:: Instructions to follow ::
Scan the material below for every line with the string "temperature", and copy those lines.

:: Data records ::
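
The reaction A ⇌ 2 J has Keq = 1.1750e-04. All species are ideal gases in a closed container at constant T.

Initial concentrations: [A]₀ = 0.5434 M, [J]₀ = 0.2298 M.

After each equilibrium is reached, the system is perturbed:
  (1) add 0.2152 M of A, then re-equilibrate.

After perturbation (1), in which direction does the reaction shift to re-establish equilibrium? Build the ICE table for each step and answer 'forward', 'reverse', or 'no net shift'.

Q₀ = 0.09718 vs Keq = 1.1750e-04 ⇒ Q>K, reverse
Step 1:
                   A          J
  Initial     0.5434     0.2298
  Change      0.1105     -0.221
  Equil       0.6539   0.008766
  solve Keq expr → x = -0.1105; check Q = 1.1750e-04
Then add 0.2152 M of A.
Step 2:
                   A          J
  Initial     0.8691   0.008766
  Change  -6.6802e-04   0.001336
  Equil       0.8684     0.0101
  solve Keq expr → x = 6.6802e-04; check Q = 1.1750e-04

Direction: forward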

---

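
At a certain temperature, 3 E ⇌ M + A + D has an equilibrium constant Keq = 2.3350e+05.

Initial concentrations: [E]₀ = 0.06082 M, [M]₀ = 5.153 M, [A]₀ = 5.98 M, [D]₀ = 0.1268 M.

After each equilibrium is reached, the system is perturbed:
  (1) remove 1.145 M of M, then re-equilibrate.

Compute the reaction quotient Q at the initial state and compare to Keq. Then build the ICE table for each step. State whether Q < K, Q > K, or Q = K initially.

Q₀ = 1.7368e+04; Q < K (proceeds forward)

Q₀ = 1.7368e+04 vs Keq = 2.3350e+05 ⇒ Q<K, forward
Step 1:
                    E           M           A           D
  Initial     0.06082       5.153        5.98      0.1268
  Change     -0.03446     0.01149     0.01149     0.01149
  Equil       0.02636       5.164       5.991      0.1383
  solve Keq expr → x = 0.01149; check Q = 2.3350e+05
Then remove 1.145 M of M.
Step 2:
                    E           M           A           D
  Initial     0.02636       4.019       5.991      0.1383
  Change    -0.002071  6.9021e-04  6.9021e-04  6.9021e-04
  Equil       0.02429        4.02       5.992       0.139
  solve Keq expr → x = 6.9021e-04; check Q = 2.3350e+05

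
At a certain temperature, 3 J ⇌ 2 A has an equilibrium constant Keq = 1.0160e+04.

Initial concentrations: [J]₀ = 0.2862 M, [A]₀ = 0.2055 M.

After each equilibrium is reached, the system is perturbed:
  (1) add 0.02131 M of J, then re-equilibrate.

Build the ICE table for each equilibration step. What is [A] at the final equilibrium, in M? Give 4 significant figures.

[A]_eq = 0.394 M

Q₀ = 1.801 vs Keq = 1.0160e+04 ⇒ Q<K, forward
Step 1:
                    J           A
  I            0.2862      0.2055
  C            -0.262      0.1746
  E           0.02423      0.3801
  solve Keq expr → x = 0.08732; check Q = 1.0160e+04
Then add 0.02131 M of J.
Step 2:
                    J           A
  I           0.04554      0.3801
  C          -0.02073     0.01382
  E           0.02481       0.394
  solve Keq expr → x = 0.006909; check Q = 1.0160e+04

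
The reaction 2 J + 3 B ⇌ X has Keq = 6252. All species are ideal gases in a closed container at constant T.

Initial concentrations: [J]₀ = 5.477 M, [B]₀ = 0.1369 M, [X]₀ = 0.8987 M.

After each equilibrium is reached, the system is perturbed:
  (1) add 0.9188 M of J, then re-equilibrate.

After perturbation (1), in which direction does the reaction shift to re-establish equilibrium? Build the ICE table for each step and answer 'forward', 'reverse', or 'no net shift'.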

...

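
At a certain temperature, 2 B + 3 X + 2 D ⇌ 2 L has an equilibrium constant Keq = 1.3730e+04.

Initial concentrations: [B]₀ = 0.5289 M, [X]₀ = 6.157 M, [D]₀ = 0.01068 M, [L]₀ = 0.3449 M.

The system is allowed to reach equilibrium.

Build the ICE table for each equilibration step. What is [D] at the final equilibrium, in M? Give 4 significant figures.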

:: Answer space ::
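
At a certain temperature, 3 E ⇌ M + A + D has an equilibrium constant Keq = 2.3350e+05.
At a certain temperature, 3 J ⇌ 2 A has an equilibrium constant Keq = 1.0160e+04.
At a certain temperature, 2 B + 3 X + 2 D ⇌ 2 L has an equilibrium constant Keq = 1.3730e+04.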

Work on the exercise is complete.